- TASK: Repeat verbatim, and only, the lines of the data below, beginning at the line that contains "Bitstring to decode" and stopping after the line that contains "101111100101101010".
(SUPPLIED RECORDS begins)
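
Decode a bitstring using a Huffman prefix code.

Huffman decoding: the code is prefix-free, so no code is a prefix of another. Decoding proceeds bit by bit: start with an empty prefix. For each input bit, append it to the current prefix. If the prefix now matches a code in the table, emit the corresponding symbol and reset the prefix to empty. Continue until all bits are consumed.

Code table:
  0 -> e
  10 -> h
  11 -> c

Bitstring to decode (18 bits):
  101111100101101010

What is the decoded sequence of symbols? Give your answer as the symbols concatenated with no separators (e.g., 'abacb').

Bit 0: prefix='1' (no match yet)
Bit 1: prefix='10' -> emit 'h', reset
Bit 2: prefix='1' (no match yet)
Bit 3: prefix='11' -> emit 'c', reset
Bit 4: prefix='1' (no match yet)
Bit 5: prefix='11' -> emit 'c', reset
Bit 6: prefix='1' (no match yet)
Bit 7: prefix='10' -> emit 'h', reset
Bit 8: prefix='0' -> emit 'e', reset
Bit 9: prefix='1' (no match yet)
Bit 10: prefix='10' -> emit 'h', reset
Bit 11: prefix='1' (no match yet)
Bit 12: prefix='11' -> emit 'c', reset
Bit 13: prefix='0' -> emit 'e', reset
Bit 14: prefix='1' (no match yet)
Bit 15: prefix='10' -> emit 'h', reset
Bit 16: prefix='1' (no match yet)
Bit 17: prefix='10' -> emit 'h', reset

Answer: hcchehcehh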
(SUPPLIED RECORDS ends)
- RESULT:
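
Bitstring to decode (18 bits):
  101111100101101010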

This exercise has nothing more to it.